[EXERCISE GOAL]:
Write the listing out again in full. Every character must match.

== Segment start ==

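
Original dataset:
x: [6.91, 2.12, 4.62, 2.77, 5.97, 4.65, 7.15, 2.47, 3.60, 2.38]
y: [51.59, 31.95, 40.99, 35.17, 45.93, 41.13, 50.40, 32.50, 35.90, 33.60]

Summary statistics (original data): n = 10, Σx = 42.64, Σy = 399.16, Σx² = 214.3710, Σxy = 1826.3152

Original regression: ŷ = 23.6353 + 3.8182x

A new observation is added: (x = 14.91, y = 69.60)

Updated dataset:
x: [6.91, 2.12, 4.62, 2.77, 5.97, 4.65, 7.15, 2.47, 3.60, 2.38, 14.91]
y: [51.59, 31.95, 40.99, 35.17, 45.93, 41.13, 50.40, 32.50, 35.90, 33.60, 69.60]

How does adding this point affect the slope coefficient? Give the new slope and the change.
The slope changes from 3.8182 to 3.0356 (change of -0.7826, or -20.5%).

The new point has HIGH LEVERAGE: x = 14.91 is far from the original mean x̄ = 42.64/10 ≈ 4.26 (original range [2.12, 7.15]).

Step 1: Update the sums with the new point (n goes from 10 to 11)
Σx  = 42.64 + 14.91 = 57.55
Σy  = 399.16 + 69.60 = 468.76
Σx² = 214.3710 + 14.91² = 214.3710 + 222.3081 = 436.6791
Σxy = 1826.3152 + 14.91×69.60 = 1826.3152 + 1037.7360 = 2864.0512

Step 2: Recompute the slope with b₁ = (nΣxy − ΣxΣy) / (nΣx² − (Σx)²)
Numerator   = 11×2864.0512 − 57.55×468.76 = 31504.5632 − 26977.1380 = 4527.4252
Denominator = 11×436.6791 − 57.55² = 4803.4701 − 3312.0025 = 1491.4676
b₁(new) = 4527.4252 / 1491.4676 = 3.0356

(Same formula on the original sums: (10×1826.3152 − 42.64×399.16) / (10×214.3710 − 42.64²) = 1242.9696 / 325.5404 = 3.8182, matching the given fit.)

Step 3: Change in slope
Δβ₁ = 3.0356 − 3.8182 = -0.7826
Relative change = -0.7826 / 3.8182 × 100% = -20.5%
→ the slope decreases when the point is added.

A high-leverage point only changes the slope if it is off the original line; here y = 69.60 is below the original trend, so the slope decreases.
In practice: examine leverage (hᵢ) and Cook's distance rather than deleting it automatically.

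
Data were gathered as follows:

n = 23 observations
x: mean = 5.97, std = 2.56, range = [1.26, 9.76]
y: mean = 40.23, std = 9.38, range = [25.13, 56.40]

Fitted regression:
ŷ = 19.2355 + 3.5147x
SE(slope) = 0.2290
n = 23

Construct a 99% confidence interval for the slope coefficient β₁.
The 99% CI for β₁ is (2.8663, 4.1631)

Confidence interval for the slope:

The 99% CI for β₁ is: β̂₁ ± t*(α/2, n-2) × SE(β̂₁)

Step 1: Find critical t-value
- Confidence level = 0.99
- Degrees of freedom = n - 2 = 23 - 2 = 21
- t*(α/2, 21) = 2.8314

Step 2: Calculate margin of error
Margin = 2.8314 × 0.2290 = 0.6484

Step 3: Construct interval
CI = 3.5147 ± 0.6484
CI = (2.8663, 4.1631)

Interpretation: intervals built this way capture the true β₁ in 99% of repeated samples; here the plausible range for the per-unit effect of x on y is 2.8663 to 4.1631.
Both endpoints are positive, so the data support a genuinely positive slope at this confidence level.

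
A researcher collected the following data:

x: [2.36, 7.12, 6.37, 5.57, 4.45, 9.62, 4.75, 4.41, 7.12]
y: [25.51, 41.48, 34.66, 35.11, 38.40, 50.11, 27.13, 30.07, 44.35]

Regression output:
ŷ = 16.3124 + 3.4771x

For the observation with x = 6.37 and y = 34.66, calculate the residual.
Residual = -3.8015

The residual is the difference between the actual value and the predicted value:

Residual = y - ŷ

Step 1: Calculate predicted value
ŷ = 16.3124 + 3.4771 × 6.37
ŷ = 38.4615

Step 2: Calculate residual
Residual = 34.66 - 38.4615
Residual = -3.8015

Interpretation: the model overestimates the actual value by 3.8015 at this point (negative residual → observation lies below the fitted line).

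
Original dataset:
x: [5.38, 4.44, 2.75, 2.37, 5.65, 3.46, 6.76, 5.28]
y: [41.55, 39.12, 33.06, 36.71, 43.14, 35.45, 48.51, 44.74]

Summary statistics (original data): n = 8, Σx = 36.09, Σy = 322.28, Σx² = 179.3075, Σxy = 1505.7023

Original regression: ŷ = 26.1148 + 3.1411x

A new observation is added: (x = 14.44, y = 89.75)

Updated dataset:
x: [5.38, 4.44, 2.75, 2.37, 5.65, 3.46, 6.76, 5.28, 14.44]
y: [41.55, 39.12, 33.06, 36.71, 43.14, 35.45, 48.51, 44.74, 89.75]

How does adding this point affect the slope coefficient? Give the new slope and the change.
Adding the point moves β₁ from 3.1411 to 4.6903, i.e. it increases by 1.5492 (+49.3%).

x = 14.44 lies well outside the original x-range [2.37, 6.76] (x̄ ≈ 4.51), so this observation has high leverage and can move the slope substantially.

Step 1: Update the sums with the new point (n goes from 8 to 9)
Σx  = 36.09 + 14.44 = 50.53
Σy  = 322.28 + 89.75 = 412.03
Σx² = 179.3075 + 14.44² = 179.3075 + 208.5136 = 387.8211
Σxy = 1505.7023 + 14.44×89.75 = 1505.7023 + 1295.9900 = 2801.6923

Step 2: Recompute the slope with b₁ = (nΣxy − ΣxΣy) / (nΣx² − (Σx)²)
Numerator   = 9×2801.6923 − 50.53×412.03 = 25215.2307 − 20819.8759 = 4395.3548
Denominator = 9×387.8211 − 50.53² = 3490.3899 − 2553.2809 = 937.1090
b₁(new) = 4395.3548 / 937.1090 = 4.6903

(Same formula on the original sums: (8×1505.7023 − 36.09×322.28) / (8×179.3075 − 36.09²) = 414.5332 / 131.9719 = 3.1411, matching the given fit.)

Step 3: Change in slope
Δβ₁ = 4.6903 − 3.1411 = +1.5492
Relative change = +1.5492 / 3.1411 × 100% = +49.3%
→ the slope increases when the point is added.

A high-leverage point only changes the slope if it is off the original line; here y = 89.75 is above the original trend, so the slope increases.
In practice: refit with and without it and report both if conclusions differ; check such a point for data-entry or measurement error.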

== Segment end ==

[ANSWER SECTION]:
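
Original dataset:
x: [6.91, 2.12, 4.62, 2.77, 5.97, 4.65, 7.15, 2.47, 3.60, 2.38]
y: [51.59, 31.95, 40.99, 35.17, 45.93, 41.13, 50.40, 32.50, 35.90, 33.60]

Summary statistics (original data): n = 10, Σx = 42.64, Σy = 399.16, Σx² = 214.3710, Σxy = 1826.3152

Original regression: ŷ = 23.6353 + 3.8182x

A new observation is added: (x = 14.91, y = 69.60)

Updated dataset:
x: [6.91, 2.12, 4.62, 2.77, 5.97, 4.65, 7.15, 2.47, 3.60, 2.38, 14.91]
y: [51.59, 31.95, 40.99, 35.17, 45.93, 41.13, 50.40, 32.50, 35.90, 33.60, 69.60]

How does adding this point affect the slope coefficient? Give the new slope and the change.
The slope changes from 3.8182 to 3.0356 (change of -0.7826, or -20.5%).

The new point has HIGH LEVERAGE: x = 14.91 is far from the original mean x̄ = 42.64/10 ≈ 4.26 (original range [2.12, 7.15]).

Step 1: Update the sums with the new point (n goes from 10 to 11)
Σx  = 42.64 + 14.91 = 57.55
Σy  = 399.16 + 69.60 = 468.76
Σx² = 214.3710 + 14.91² = 214.3710 + 222.3081 = 436.6791
Σxy = 1826.3152 + 14.91×69.60 = 1826.3152 + 1037.7360 = 2864.0512

Step 2: Recompute the slope with b₁ = (nΣxy − ΣxΣy) / (nΣx² − (Σx)²)
Numerator   = 11×2864.0512 − 57.55×468.76 = 31504.5632 − 26977.1380 = 4527.4252
Denominator = 11×436.6791 − 57.55² = 4803.4701 − 3312.0025 = 1491.4676
b₁(new) = 4527.4252 / 1491.4676 = 3.0356

(Same formula on the original sums: (10×1826.3152 − 42.64×399.16) / (10×214.3710 − 42.64²) = 1242.9696 / 325.5404 = 3.8182, matching the given fit.)

Step 3: Change in slope
Δβ₁ = 3.0356 − 3.8182 = -0.7826
Relative change = -0.7826 / 3.8182 × 100% = -20.5%
→ the slope decreases when the point is added.

A high-leverage point only changes the slope if it is off the original line; here y = 69.60 is below the original trend, so the slope decreases.
In practice: examine leverage (hᵢ) and Cook's distance rather than deleting it automatically.

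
Data were gathered as follows:

n = 23 observations
x: mean = 5.97, std = 2.56, range = [1.26, 9.76]
y: mean = 40.23, std = 9.38, range = [25.13, 56.40]

Fitted regression:
ŷ = 19.2355 + 3.5147x
SE(slope) = 0.2290
n = 23

Construct a 99% confidence interval for the slope coefficient β₁.
The 99% CI for β₁ is (2.8663, 4.1631)

Confidence interval for the slope:

The 99% CI for β₁ is: β̂₁ ± t*(α/2, n-2) × SE(β̂₁)

Step 1: Find critical t-value
- Confidence level = 0.99
- Degrees of freedom = n - 2 = 23 - 2 = 21
- t*(α/2, 21) = 2.8314

Step 2: Calculate margin of error
Margin = 2.8314 × 0.2290 = 0.6484

Step 3: Construct interval
CI = 3.5147 ± 0.6484
CI = (2.8663, 4.1631)

Interpretation: intervals built this way capture the true β₁ in 99% of repeated samples; here the plausible range for the per-unit effect of x on y is 2.8663 to 4.1631.
Both endpoints are positive, so the data support a genuinely positive slope at this confidence level.

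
A researcher collected the following data:

x: [2.36, 7.12, 6.37, 5.57, 4.45, 9.62, 4.75, 4.41, 7.12]
y: [25.51, 41.48, 34.66, 35.11, 38.40, 50.11, 27.13, 30.07, 44.35]

Regression output:
ŷ = 16.3124 + 3.4771x

For the observation with x = 6.37 and y = 34.66, calculate the residual.
Residual = -3.8015

The residual is the difference between the actual value and the predicted value:

Residual = y - ŷ

Step 1: Calculate predicted value
ŷ = 16.3124 + 3.4771 × 6.37
ŷ = 38.4615

Step 2: Calculate residual
Residual = 34.66 - 38.4615
Residual = -3.8015

Interpretation: the model overestimates the actual value by 3.8015 at this point (negative residual → observation lies below the fitted line).

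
Original dataset:
x: [5.38, 4.44, 2.75, 2.37, 5.65, 3.46, 6.76, 5.28]
y: [41.55, 39.12, 33.06, 36.71, 43.14, 35.45, 48.51, 44.74]

Summary statistics (original data): n = 8, Σx = 36.09, Σy = 322.28, Σx² = 179.3075, Σxy = 1505.7023

Original regression: ŷ = 26.1148 + 3.1411x

A new observation is added: (x = 14.44, y = 89.75)

Updated dataset:
x: [5.38, 4.44, 2.75, 2.37, 5.65, 3.46, 6.76, 5.28, 14.44]
y: [41.55, 39.12, 33.06, 36.71, 43.14, 35.45, 48.51, 44.74, 89.75]

How does adding this point affect the slope coefficient? Give the new slope and the change.
Adding the point moves β₁ from 3.1411 to 4.6903, i.e. it increases by 1.5492 (+49.3%).

x = 14.44 lies well outside the original x-range [2.37, 6.76] (x̄ ≈ 4.51), so this observation has high leverage and can move the slope substantially.

Step 1: Update the sums with the new point (n goes from 8 to 9)
Σx  = 36.09 + 14.44 = 50.53
Σy  = 322.28 + 89.75 = 412.03
Σx² = 179.3075 + 14.44² = 179.3075 + 208.5136 = 387.8211
Σxy = 1505.7023 + 14.44×89.75 = 1505.7023 + 1295.9900 = 2801.6923

Step 2: Recompute the slope with b₁ = (nΣxy − ΣxΣy) / (nΣx² − (Σx)²)
Numerator   = 9×2801.6923 − 50.53×412.03 = 25215.2307 − 20819.8759 = 4395.3548
Denominator = 9×387.8211 − 50.53² = 3490.3899 − 2553.2809 = 937.1090
b₁(new) = 4395.3548 / 937.1090 = 4.6903

(Same formula on the original sums: (8×1505.7023 − 36.09×322.28) / (8×179.3075 − 36.09²) = 414.5332 / 131.9719 = 3.1411, matching the given fit.)

Step 3: Change in slope
Δβ₁ = 4.6903 − 3.1411 = +1.5492
Relative change = +1.5492 / 3.1411 × 100% = +49.3%
→ the slope increases when the point is added.

A high-leverage point only changes the slope if it is off the original line; here y = 89.75 is above the original trend, so the slope increases.
In practice: refit with and without it and report both if conclusions differ; check such a point for data-entry or measurement error.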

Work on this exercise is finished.